§ **Provided data**
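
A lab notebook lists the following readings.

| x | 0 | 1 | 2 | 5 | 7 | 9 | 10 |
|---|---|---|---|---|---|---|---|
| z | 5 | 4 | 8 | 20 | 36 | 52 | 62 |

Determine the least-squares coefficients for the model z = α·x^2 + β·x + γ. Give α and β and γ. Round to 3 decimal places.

α = 0.493, β = 0.914, γ = 3.961

The normal equations are: 19604·α + 2206·β + 260·γ = 12712;  2206·α + 260·β + 34·γ = 1460;  260·α + 34·β + 7·γ = 187.
Inverting the 3×3 Gram matrix, [α, β, γ]ᵀ = [317/643, 588/643, 2547/643]ᵀ.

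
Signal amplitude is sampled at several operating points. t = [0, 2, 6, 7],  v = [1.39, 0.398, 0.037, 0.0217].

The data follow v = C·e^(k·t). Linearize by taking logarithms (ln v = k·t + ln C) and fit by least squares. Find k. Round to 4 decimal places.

k = -0.5951

Taking logs, ln v = k·t + ln C, so regress ln v on t.
Over the data: Σt = 15.0000, Σ(t)² = 89.0000, Σln v = -7.7193, Σt·ln v = -48.4367.
Normal system: [[89.0000, 15.0000]; [15.0000, 4]]·[k, ln C]ᵀ = [-48.4367, -7.7193]ᵀ.
Solving (det = 131.0000): k = -0.59510, ln C = 0.30179.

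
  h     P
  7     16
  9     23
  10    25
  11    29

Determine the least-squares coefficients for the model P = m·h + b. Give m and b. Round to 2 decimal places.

m = 3.17, b = -6.09

Forming AᵀA = [[351, 37]; [37, 4]] and AᵀP = [888, 93]ᵀ gives AᵀA·[m, b]ᵀ = AᵀP.
Eliminating b: 4·(row 1) − 37·(row 2) gives 35·m = 4·888 − 37·93 = 111, so m = 111/35.
Then b = (93 − 37·(111/35))/4 = -213/35.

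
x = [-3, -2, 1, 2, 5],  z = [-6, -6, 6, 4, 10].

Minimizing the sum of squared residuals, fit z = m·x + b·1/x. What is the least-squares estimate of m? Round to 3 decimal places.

With design matrix A, AᵀA = [[43, 5]; [5, 743/450]] and Aᵀz = [94, 15]ᵀ.
det = 43·(743/450) − 5² = 20699/450.
m = (94·(743/450) − 5·15)/(20699/450) = 5156/2957; b = (43·15 − 5·94)/(20699/450) = 11250/2957.

m = 1.744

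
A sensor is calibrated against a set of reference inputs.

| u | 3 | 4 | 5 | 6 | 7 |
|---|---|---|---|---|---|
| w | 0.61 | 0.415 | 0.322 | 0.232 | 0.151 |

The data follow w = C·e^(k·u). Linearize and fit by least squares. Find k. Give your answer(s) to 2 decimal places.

Taking logs, ln w = k·u + ln C, so regress ln w on u.
Σu = 25.0000, Σ(u)² = 135.0000, Σln w = -5.8585, Σu·ln w = -32.6663.
Equations: 135.0000·k + 25.0000·ln C = -32.6663;  25.0000·k + 5·ln C = -5.8585.
Δ = 135.0000·5 − (25.0000)² = 50.0000; k = (-32.6663·5 − 25.0000·-5.8585)/50.0000 = -0.33739, ln C = (135.0000·-5.8585 − 25.0000·-32.6663)/50.0000 = 0.51526.

k = -0.34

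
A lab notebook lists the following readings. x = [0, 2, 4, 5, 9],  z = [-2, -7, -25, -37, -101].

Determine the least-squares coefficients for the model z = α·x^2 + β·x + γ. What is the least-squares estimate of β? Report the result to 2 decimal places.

β = -1.73

Setting ∂/∂α … = 0 gives: 7458·α + 926·β + 126·γ = -9534;  926·α + 126·β + 20·γ = -1208;  126·α + 20·β + 5·γ = -172.
(Σx^2·x^2 = 7458, Σx^2·x = 926, Σx^2 = 126, Σx·x = 126, Σx = 20, Σ1 = 5, Σx^2·z = -9534, Σx·z = -1208, Σz = -172.)
Inverting the 3×3 Gram matrix, [α, β, γ]ᵀ = [-24677/23656, -41031/23656, -13891/11828]ᵀ.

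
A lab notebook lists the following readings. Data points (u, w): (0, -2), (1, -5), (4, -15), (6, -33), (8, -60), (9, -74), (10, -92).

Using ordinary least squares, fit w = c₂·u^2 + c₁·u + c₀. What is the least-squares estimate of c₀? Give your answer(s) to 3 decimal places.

c₀ = -3.059

Entries of XᵀX: Σu^2·u^2 = 22210, Σu^2·u = 2522, Σu^2 = 298, Σu·u = 298, Σu = 38, Σ1 = 7.
Right-hand side: Σu^2·w = -20467, Σu·w = -2329, Σw = -281.
Row-reducing yields c₂ = -31103/32508, c₁ = 21845/32508, c₀ = -24863/8127.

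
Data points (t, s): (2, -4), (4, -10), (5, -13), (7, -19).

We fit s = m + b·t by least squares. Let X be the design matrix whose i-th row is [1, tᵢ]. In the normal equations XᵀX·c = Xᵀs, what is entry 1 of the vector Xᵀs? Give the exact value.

-46

Entry 1 ↔ basis 1, so (Xᵀs)_{1} = Σᵢ sᵢ = (1)·(-4) + (1)·(-10) + (1)·(-13) + (1)·(-19) = -46.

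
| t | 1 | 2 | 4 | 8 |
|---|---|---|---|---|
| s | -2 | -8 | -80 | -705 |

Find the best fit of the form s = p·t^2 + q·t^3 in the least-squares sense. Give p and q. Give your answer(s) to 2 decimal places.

p = 1.00, q = -1.50

Setting ∂/∂p … = 0 gives: 4369·p + 33825·q = -46434;  33825·p + 266305·q = -366146.
(Σt^2·t^2 = 4369, Σt^2·t^3 = 33825, Σt^3·t^3 = 266305, Σt^2·s = -46434, Σt^3·s = -366146.)
Eliminating q: 266305·(row 1) − 33825·(row 2) gives 19355920·p = 266305·(-46434) − 33825·(-366146) = 19282080, so p = 241026/241949.
Then q = ((-366146) − 33825·(241026/241949))/266305 = -1816364/1209745.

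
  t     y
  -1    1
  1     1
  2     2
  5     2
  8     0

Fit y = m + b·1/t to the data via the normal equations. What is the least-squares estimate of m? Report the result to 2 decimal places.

The normal system MᵀM·[m, b]ᵀ = Mᵀy is [[5, 33/40]; [33/40, 3689/1600]]·[m, b]ᵀ = [6, 7/5]ᵀ.
Determinant 5·(3689/1600) − (33/40)² = 4339/400.
m = (6·(3689/1600) − (33/40)·(7/5))/(4339/400) = 10143/8678; b = (5·(7/5) − (33/40)·6)/(4339/400) = 820/4339.

m = 1.17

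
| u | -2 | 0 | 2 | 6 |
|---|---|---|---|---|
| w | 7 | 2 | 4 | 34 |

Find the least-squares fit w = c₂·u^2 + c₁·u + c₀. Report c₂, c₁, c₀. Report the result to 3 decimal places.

Normal-equation sums: Σu^2·u^2 = 1328, Σu^2·u = 216, Σu^2 = 44, Σu·u = 44, Σu = 6, Σ1 = 4.
Right-hand side: Σu^2·w = 1268, Σu·w = 198, Σw = 47.
Normal equations: [[1328, 216, 44]; [216, 44, 6]; [44, 6, 4]]·[c₂, c₁, c₀]ᵀ = [1268, 198, 47]ᵀ.
Inverting the 3×3 Gram matrix, [c₂, c₁, c₀]ᵀ = [179/176, -63/88, 18/11]ᵀ.

c₂ = 1.017, c₁ = -0.716, c₀ = 1.636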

§ **Exercise**
Each line above needs to be output again, exactly as shown.

§ **Task output**
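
A lab notebook lists the following readings.

| x | 0 | 1 | 2 | 5 | 7 | 9 | 10 |
|---|---|---|---|---|---|---|---|
| z | 5 | 4 | 8 | 20 | 36 | 52 | 62 |

Determine the least-squares coefficients for the model z = α·x^2 + β·x + γ. Give α and β and γ. Round to 3 decimal places.

α = 0.493, β = 0.914, γ = 3.961

The normal equations are: 19604·α + 2206·β + 260·γ = 12712;  2206·α + 260·β + 34·γ = 1460;  260·α + 34·β + 7·γ = 187.
Inverting the 3×3 Gram matrix, [α, β, γ]ᵀ = [317/643, 588/643, 2547/643]ᵀ.

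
Signal amplitude is sampled at several operating points. t = [0, 2, 6, 7],  v = [1.39, 0.398, 0.037, 0.0217].

The data follow v = C·e^(k·t). Linearize by taking logarithms (ln v = k·t + ln C) and fit by least squares. Find k. Round to 4 decimal places.

k = -0.5951

Taking logs, ln v = k·t + ln C, so regress ln v on t.
Over the data: Σt = 15.0000, Σ(t)² = 89.0000, Σln v = -7.7193, Σt·ln v = -48.4367.
Normal system: [[89.0000, 15.0000]; [15.0000, 4]]·[k, ln C]ᵀ = [-48.4367, -7.7193]ᵀ.
Solving (det = 131.0000): k = -0.59510, ln C = 0.30179.

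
  h     P
  7     16
  9     23
  10    25
  11    29

Determine the least-squares coefficients for the model P = m·h + b. Give m and b. Round to 2 decimal places.

m = 3.17, b = -6.09

Forming AᵀA = [[351, 37]; [37, 4]] and AᵀP = [888, 93]ᵀ gives AᵀA·[m, b]ᵀ = AᵀP.
Eliminating b: 4·(row 1) − 37·(row 2) gives 35·m = 4·888 − 37·93 = 111, so m = 111/35.
Then b = (93 − 37·(111/35))/4 = -213/35.

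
x = [-3, -2, 1, 2, 5],  z = [-6, -6, 6, 4, 10].

Minimizing the sum of squared residuals, fit z = m·x + b·1/x. What is the least-squares estimate of m? Round to 3 decimal places.

With design matrix A, AᵀA = [[43, 5]; [5, 743/450]] and Aᵀz = [94, 15]ᵀ.
det = 43·(743/450) − 5² = 20699/450.
m = (94·(743/450) − 5·15)/(20699/450) = 5156/2957; b = (43·15 − 5·94)/(20699/450) = 11250/2957.

m = 1.744

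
A sensor is calibrated against a set of reference inputs.

| u | 3 | 4 | 5 | 6 | 7 |
|---|---|---|---|---|---|
| w | 0.61 | 0.415 | 0.322 | 0.232 | 0.151 |

The data follow w = C·e^(k·u). Linearize and fit by least squares. Find k. Give your answer(s) to 2 decimal places.

Taking logs, ln w = k·u + ln C, so regress ln w on u.
Σu = 25.0000, Σ(u)² = 135.0000, Σln w = -5.8585, Σu·ln w = -32.6663.
Equations: 135.0000·k + 25.0000·ln C = -32.6663;  25.0000·k + 5·ln C = -5.8585.
Δ = 135.0000·5 − (25.0000)² = 50.0000; k = (-32.6663·5 − 25.0000·-5.8585)/50.0000 = -0.33739, ln C = (135.0000·-5.8585 − 25.0000·-32.6663)/50.0000 = 0.51526.

k = -0.34

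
A lab notebook lists the following readings. x = [0, 2, 4, 5, 9],  z = [-2, -7, -25, -37, -101].

Determine the least-squares coefficients for the model z = α·x^2 + β·x + γ. What is the least-squares estimate of β? Report the result to 2 decimal places.

β = -1.73

Setting ∂/∂α … = 0 gives: 7458·α + 926·β + 126·γ = -9534;  926·α + 126·β + 20·γ = -1208;  126·α + 20·β + 5·γ = -172.
(Σx^2·x^2 = 7458, Σx^2·x = 926, Σx^2 = 126, Σx·x = 126, Σx = 20, Σ1 = 5, Σx^2·z = -9534, Σx·z = -1208, Σz = -172.)
Inverting the 3×3 Gram matrix, [α, β, γ]ᵀ = [-24677/23656, -41031/23656, -13891/11828]ᵀ.

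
A lab notebook lists the following readings. Data points (u, w): (0, -2), (1, -5), (4, -15), (6, -33), (8, -60), (9, -74), (10, -92).

Using ordinary least squares, fit w = c₂·u^2 + c₁·u + c₀. What is the least-squares estimate of c₀? Give your answer(s) to 3 decimal places.

c₀ = -3.059

Entries of XᵀX: Σu^2·u^2 = 22210, Σu^2·u = 2522, Σu^2 = 298, Σu·u = 298, Σu = 38, Σ1 = 7.
Right-hand side: Σu^2·w = -20467, Σu·w = -2329, Σw = -281.
Row-reducing yields c₂ = -31103/32508, c₁ = 21845/32508, c₀ = -24863/8127.

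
Data points (t, s): (2, -4), (4, -10), (5, -13), (7, -19).

We fit s = m + b·t by least squares. Let X be the design matrix whose i-th row is [1, tᵢ]. In the normal equations XᵀX·c = Xᵀs, what is entry 1 of the vector Xᵀs? Give the exact value.

-46

Entry 1 ↔ basis 1, so (Xᵀs)_{1} = Σᵢ sᵢ = (1)·(-4) + (1)·(-10) + (1)·(-13) + (1)·(-19) = -46.

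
| t | 1 | 2 | 4 | 8 |
|---|---|---|---|---|
| s | -2 | -8 | -80 | -705 |

Find the best fit of the form s = p·t^2 + q·t^3 in the least-squares sense. Give p and q. Give your answer(s) to 2 decimal places.

p = 1.00, q = -1.50

Setting ∂/∂p … = 0 gives: 4369·p + 33825·q = -46434;  33825·p + 266305·q = -366146.
(Σt^2·t^2 = 4369, Σt^2·t^3 = 33825, Σt^3·t^3 = 266305, Σt^2·s = -46434, Σt^3·s = -366146.)
Eliminating q: 266305·(row 1) − 33825·(row 2) gives 19355920·p = 266305·(-46434) − 33825·(-366146) = 19282080, so p = 241026/241949.
Then q = ((-366146) − 33825·(241026/241949))/266305 = -1816364/1209745.

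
  t     y
  -1    1
  1     1
  2     2
  5     2
  8     0

Fit y = m + b·1/t to the data via the normal equations. What is the least-squares estimate of m? Report the result to 2 decimal places.

The normal system MᵀM·[m, b]ᵀ = Mᵀy is [[5, 33/40]; [33/40, 3689/1600]]·[m, b]ᵀ = [6, 7/5]ᵀ.
Determinant 5·(3689/1600) − (33/40)² = 4339/400.
m = (6·(3689/1600) − (33/40)·(7/5))/(4339/400) = 10143/8678; b = (5·(7/5) − (33/40)·6)/(4339/400) = 820/4339.

m = 1.17

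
| u | -2 | 0 | 2 | 6 |
|---|---|---|---|---|
| w | 7 | 2 | 4 | 34 |

Find the least-squares fit w = c₂·u^2 + c₁·u + c₀. Report c₂, c₁, c₀. Report the result to 3 decimal places.

Normal-equation sums: Σu^2·u^2 = 1328, Σu^2·u = 216, Σu^2 = 44, Σu·u = 44, Σu = 6, Σ1 = 4.
Right-hand side: Σu^2·w = 1268, Σu·w = 198, Σw = 47.
Normal equations: [[1328, 216, 44]; [216, 44, 6]; [44, 6, 4]]·[c₂, c₁, c₀]ᵀ = [1268, 198, 47]ᵀ.
Inverting the 3×3 Gram matrix, [c₂, c₁, c₀]ᵀ = [179/176, -63/88, 18/11]ᵀ.

c₂ = 1.017, c₁ = -0.716, c₀ = 1.636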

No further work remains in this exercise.